From the data below, set down exactly the lines between the one holding "Let N(U, d)" and the one holding "Answer: 52/5 ≈ 10.400", inclusive, and no others.

(Stored items)
= = = = = = =
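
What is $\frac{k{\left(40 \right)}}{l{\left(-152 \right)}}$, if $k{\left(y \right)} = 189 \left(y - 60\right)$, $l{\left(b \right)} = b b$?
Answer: $- \frac{945}{5776} \approx -0.16361$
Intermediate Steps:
$l{\left(b \right)} = b^{2}$
$k{\left(y \right)} = -11340 + 189 y$ ($k{\left(y \right)} = 189 \left(-60 + y\right) = -11340 + 189 y$)
$\frac{k{\left(40 \right)}}{l{\left(-152 \right)}} = \frac{-11340 + 189 \cdot 40}{\left(-152\right)^{2}} = \frac{-11340 + 7560}{23104} = \left(-3780\right) \frac{1}{23104} = - \frac{945}{5776}$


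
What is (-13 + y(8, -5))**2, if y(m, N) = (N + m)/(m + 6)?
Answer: 32041/196 ≈ 163.47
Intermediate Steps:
y(m, N) = (N + m)/(6 + m)
(-13 + y(8, -5))**2 = (-13 + (-5 + 8)/(6 + 8))**2 = (-13 + 3/14)**2 = (-179/14)**2 = 32041/196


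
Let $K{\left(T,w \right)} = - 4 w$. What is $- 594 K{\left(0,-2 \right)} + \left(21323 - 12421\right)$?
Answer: $4150$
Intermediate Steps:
$- 594 K{\left(0,-2 \right)} + \left(21323 - 12421\right) = - 594 \left(\left(-4\right) \left(-2\right)\right) + \left(21323 - 12421\right) = \left(-594\right) 8 + \left(21323 - 12421\right) = -4752 + 8902 = 4150$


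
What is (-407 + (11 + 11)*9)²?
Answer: 43681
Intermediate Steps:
(-407 + (11 + 11)*9)² = (-407 + 22*9)² = (-407 + 198)² = (-209)² = 43681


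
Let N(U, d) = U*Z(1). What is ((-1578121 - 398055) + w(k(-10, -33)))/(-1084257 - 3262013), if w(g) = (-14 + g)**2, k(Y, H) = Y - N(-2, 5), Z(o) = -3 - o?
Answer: 987576/2173135 ≈ 0.45445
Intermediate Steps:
N(U, d) = -4*U (N(U, d) = U*(-3 - 1*1) = U*(-3 - 1) = U*(-4) = -4*U)
k(Y, H) = -8 + Y (k(Y, H) = Y - (-4)*(-2) = Y - 1*8 = Y - 8 = -8 + Y)
((-1578121 - 398055) + w(k(-10, -33)))/(-1084257 - 3262013) = ((-1578121 - 398055) + (-14 + (-8 - 10))**2)/(-1084257 - 3262013) = (-1976176 + (-14 - 18)**2)/(-4346270) = (-1976176 + (-32)**2)*(-1/4346270) = (-1976176 + 1024)*(-1/4346270) = -1975152*(-1/4346270) = 987576/2173135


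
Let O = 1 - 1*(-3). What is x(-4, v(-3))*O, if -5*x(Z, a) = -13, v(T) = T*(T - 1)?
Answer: 52/5 ≈ 10.400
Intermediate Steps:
v(T) = T*(-1 + T)
x(Z, a) = 13/5 (x(Z, a) = -⅕*(-13) = 13/5)
O = 4 (O = 1 + 3 = 4)
x(-4, v(-3))*O = (13/5)*4 = 52/5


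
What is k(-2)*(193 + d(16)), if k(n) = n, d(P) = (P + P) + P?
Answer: -482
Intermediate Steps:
d(P) = 3*P (d(P) = 2*P + P = 3*P)
k(-2)*(193 + d(16)) = -2*(193 + 3*16) = -2*(193 + 48) = -2*241 = -482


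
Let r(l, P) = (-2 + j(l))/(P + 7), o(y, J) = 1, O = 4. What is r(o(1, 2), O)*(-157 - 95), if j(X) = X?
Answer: 252/11 ≈ 22.909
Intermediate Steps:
r(l, P) = (-2 + l)/(7 + P) (r(l, P) = (-2 + l)/(P + 7) = (-2 + l)/(7 + P))
r(o(1, 2), O)*(-157 - 95) = ((-2 + 1)/(7 + 4))*(-157 - 95) = (-1/11)*(-252) = ((1/11)*(-1))*(-252) = -1/11*(-252) = 252/11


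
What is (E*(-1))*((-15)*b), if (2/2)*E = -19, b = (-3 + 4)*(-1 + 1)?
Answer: 0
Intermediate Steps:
b = 0 (b = 1*0 = 0)
E = -19
(E*(-1))*((-15)*b) = (-19*(-1))*(-15*0) = 19*(-3*5*0) = 19*(-15*0) = 19*0 = 0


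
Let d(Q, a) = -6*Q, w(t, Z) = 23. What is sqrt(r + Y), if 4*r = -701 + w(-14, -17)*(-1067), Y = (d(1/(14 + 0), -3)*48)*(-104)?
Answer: I*sqrt(817530)/14 ≈ 64.584*I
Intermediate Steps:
Y = 14976/7 (Y = (-6/(14 + 0)*48)*(-104) = (-6/14*48)*(-104) = (-6*1/14*48)*(-104) = -3/7*48*(-104) = -144/7*(-104) = 14976/7 ≈ 2139.4)
r = -12621/2 (r = (-701 + 23*(-1067))/4 = (-701 - 24541)/4 = (1/4)*(-25242) = -12621/2 ≈ -6310.5)
sqrt(r + Y) = sqrt(-12621/2 + 14976/7) = sqrt(-58395/14) = I*sqrt(817530)/14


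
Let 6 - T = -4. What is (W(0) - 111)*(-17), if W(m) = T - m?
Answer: 1717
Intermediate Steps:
T = 10 (T = 6 - 1*(-4) = 6 + 4 = 10)
W(m) = 10 - m
(W(0) - 111)*(-17) = ((10 - 1*0) - 111)*(-17) = ((10 + 0) - 111)*(-17) = (10 - 111)*(-17) = -101*(-17) = 1717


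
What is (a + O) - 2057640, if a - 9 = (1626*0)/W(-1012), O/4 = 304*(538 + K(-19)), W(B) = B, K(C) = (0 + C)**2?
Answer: -964447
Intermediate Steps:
K(C) = C**2
O = 1093184 (O = 4*(304*(538 + (-19)**2)) = 4*(304*(538 + 361)) = 4*(304*899) = 4*273296 = 1093184)
a = 9 (a = 9 + (1626*0)/(-1012) = 9 + 0*(-1/1012) = 9 + 0 = 9)
(a + O) - 2057640 = (9 + 1093184) - 2057640 = 1093193 - 2057640 = -964447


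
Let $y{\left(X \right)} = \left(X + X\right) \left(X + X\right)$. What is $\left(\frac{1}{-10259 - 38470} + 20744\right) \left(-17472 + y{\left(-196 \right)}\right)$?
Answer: $\frac{137667555200000}{48729} \approx 2.8252 \cdot 10^{9}$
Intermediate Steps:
$y{\left(X \right)} = 4 X^{2}$ ($y{\left(X \right)} = 2 X 2 X = 4 X^{2}$)
$\left(\frac{1}{-10259 - 38470} + 20744\right) \left(-17472 + y{\left(-196 \right)}\right) = \left(\frac{1}{-10259 - 38470} + 20744\right) \left(-17472 + 4 \left(-196\right)^{2}\right) = \left(\frac{1}{-48729} + 20744\right) \left(-17472 + 4 \cdot 38416\right) = \left(- \frac{1}{48729} + 20744\right) \left(-17472 + 153664\right) = \frac{1010834375}{48729} \cdot 136192 = \frac{137667555200000}{48729}$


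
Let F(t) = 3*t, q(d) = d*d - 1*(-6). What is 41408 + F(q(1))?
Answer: 41429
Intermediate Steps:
q(d) = 6 + d² (q(d) = d² + 6 = 6 + d²)
41408 + F(q(1)) = 41408 + 3*(6 + 1²) = 41408 + 3*(6 + 1) = 41408 + 3*7 = 41408 + 21 = 41429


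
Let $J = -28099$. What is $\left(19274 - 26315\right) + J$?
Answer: $-35140$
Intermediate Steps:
$\left(19274 - 26315\right) + J = \left(19274 - 26315\right) - 28099 = -7041 - 28099 = -35140$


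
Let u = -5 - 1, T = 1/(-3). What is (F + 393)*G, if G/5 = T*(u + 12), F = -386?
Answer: -70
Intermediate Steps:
T = -1/3 ≈ -0.33333
u = -6
G = -10 (G = 5*(-(-6 + 12)/3) = 5*(-1/3*6) = 5*(-2) = -10)
(F + 393)*G = (-386 + 393)*(-10) = 7*(-10) = -70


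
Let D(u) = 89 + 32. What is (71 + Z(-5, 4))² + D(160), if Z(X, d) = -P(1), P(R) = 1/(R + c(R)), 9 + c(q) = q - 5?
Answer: 745033/144 ≈ 5173.8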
= = = = = = =
▶ **Result for this task**:
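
Let N(U, d) = U*Z(1). What is ((-1578121 - 398055) + w(k(-10, -33)))/(-1084257 - 3262013), if w(g) = (-14 + g)**2, k(Y, H) = Y - N(-2, 5), Z(o) = -3 - o?
Answer: 987576/2173135 ≈ 0.45445
Intermediate Steps:
N(U, d) = -4*U (N(U, d) = U*(-3 - 1*1) = U*(-3 - 1) = U*(-4) = -4*U)
k(Y, H) = -8 + Y (k(Y, H) = Y - (-4)*(-2) = Y - 1*8 = Y - 8 = -8 + Y)
((-1578121 - 398055) + w(k(-10, -33)))/(-1084257 - 3262013) = ((-1578121 - 398055) + (-14 + (-8 - 10))**2)/(-1084257 - 3262013) = (-1976176 + (-14 - 18)**2)/(-4346270) = (-1976176 + (-32)**2)*(-1/4346270) = (-1976176 + 1024)*(-1/4346270) = -1975152*(-1/4346270) = 987576/2173135


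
Let O = 1 - 1*(-3). What is x(-4, v(-3))*O, if -5*x(Z, a) = -13, v(T) = T*(T - 1)?
Answer: 52/5 ≈ 10.400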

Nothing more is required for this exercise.